Of the lines in the data below, write out exactly those from the one holding "A print shop" through the one holding "A project has", both included.

Stored data entries:
════════
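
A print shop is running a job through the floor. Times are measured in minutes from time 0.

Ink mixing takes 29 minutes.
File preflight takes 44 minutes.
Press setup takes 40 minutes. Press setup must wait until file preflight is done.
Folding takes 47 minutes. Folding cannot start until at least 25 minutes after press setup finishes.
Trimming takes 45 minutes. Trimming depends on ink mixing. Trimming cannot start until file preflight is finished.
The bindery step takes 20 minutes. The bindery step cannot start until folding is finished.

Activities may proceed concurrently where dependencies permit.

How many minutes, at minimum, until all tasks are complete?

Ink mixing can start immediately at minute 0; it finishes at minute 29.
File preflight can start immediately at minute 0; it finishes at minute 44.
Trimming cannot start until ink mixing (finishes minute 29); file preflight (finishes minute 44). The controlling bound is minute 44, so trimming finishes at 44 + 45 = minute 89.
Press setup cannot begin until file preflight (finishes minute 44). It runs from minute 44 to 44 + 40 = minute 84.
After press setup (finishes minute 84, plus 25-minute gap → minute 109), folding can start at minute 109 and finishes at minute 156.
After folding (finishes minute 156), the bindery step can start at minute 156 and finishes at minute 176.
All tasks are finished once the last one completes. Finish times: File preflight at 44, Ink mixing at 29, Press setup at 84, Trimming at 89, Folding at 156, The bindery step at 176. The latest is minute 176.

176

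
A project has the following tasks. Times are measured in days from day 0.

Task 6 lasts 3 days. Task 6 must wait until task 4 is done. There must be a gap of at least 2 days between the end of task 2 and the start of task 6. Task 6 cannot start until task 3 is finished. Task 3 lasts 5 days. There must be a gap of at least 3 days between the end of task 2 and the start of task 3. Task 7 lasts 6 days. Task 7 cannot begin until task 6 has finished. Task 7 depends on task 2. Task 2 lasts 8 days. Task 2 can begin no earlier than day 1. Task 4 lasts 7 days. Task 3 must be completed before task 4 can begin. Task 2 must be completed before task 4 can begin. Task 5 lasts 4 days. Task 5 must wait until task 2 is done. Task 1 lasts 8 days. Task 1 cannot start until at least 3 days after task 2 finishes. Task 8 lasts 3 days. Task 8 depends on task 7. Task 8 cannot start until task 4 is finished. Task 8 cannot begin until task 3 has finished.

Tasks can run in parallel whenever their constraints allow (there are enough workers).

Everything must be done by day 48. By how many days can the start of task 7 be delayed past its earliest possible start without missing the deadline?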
════════
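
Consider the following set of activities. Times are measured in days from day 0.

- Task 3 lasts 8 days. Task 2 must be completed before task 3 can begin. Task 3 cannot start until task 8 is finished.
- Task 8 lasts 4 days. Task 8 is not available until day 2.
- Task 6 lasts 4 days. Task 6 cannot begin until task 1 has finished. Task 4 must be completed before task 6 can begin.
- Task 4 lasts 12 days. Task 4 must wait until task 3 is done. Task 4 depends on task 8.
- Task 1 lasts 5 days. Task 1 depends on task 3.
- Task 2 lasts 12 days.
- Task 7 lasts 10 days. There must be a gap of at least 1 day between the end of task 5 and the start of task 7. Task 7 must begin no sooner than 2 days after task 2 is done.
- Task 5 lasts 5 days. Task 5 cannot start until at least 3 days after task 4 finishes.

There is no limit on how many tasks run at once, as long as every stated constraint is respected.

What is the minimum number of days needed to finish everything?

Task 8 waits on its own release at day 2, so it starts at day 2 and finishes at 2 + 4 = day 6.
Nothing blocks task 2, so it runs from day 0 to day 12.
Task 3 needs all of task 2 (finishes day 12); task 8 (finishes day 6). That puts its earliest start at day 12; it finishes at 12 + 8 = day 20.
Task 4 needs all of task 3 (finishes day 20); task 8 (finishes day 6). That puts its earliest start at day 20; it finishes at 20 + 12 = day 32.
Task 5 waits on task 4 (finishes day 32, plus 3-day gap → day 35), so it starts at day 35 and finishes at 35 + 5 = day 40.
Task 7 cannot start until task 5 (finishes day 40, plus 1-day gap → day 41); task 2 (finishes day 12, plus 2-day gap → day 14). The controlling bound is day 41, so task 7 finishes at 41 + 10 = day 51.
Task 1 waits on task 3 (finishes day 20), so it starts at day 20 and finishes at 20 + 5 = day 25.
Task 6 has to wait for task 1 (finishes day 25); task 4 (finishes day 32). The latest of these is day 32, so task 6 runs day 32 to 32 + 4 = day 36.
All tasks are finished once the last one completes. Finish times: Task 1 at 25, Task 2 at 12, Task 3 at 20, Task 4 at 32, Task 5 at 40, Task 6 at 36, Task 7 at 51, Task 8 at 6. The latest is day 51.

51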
════════
## Task solution
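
A print shop is running a job through the floor. Times are measured in minutes from time 0.

Ink mixing takes 29 minutes.
File preflight takes 44 minutes.
Press setup takes 40 minutes. Press setup must wait until file preflight is done.
Folding takes 47 minutes. Folding cannot start until at least 25 minutes after press setup finishes.
Trimming takes 45 minutes. Trimming depends on ink mixing. Trimming cannot start until file preflight is finished.
The bindery step takes 20 minutes. The bindery step cannot start until folding is finished.

Activities may proceed concurrently where dependencies permit.

How many minutes, at minimum, until all tasks are complete?

Ink mixing can start immediately at minute 0; it finishes at minute 29.
File preflight can start immediately at minute 0; it finishes at minute 44.
Trimming cannot start until ink mixing (finishes minute 29); file preflight (finishes minute 44). The controlling bound is minute 44, so trimming finishes at 44 + 45 = minute 89.
Press setup cannot begin until file preflight (finishes minute 44). It runs from minute 44 to 44 + 40 = minute 84.
After press setup (finishes minute 84, plus 25-minute gap → minute 109), folding can start at minute 109 and finishes at minute 156.
After folding (finishes minute 156), the bindery step can start at minute 156 and finishes at minute 176.
All tasks are finished once the last one completes. Finish times: File preflight at 44, Ink mixing at 29, Press setup at 84, Trimming at 89, Folding at 156, The bindery step at 176. The latest is minute 176.

176

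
A project has the following tasks. Times are measured in days from day 0.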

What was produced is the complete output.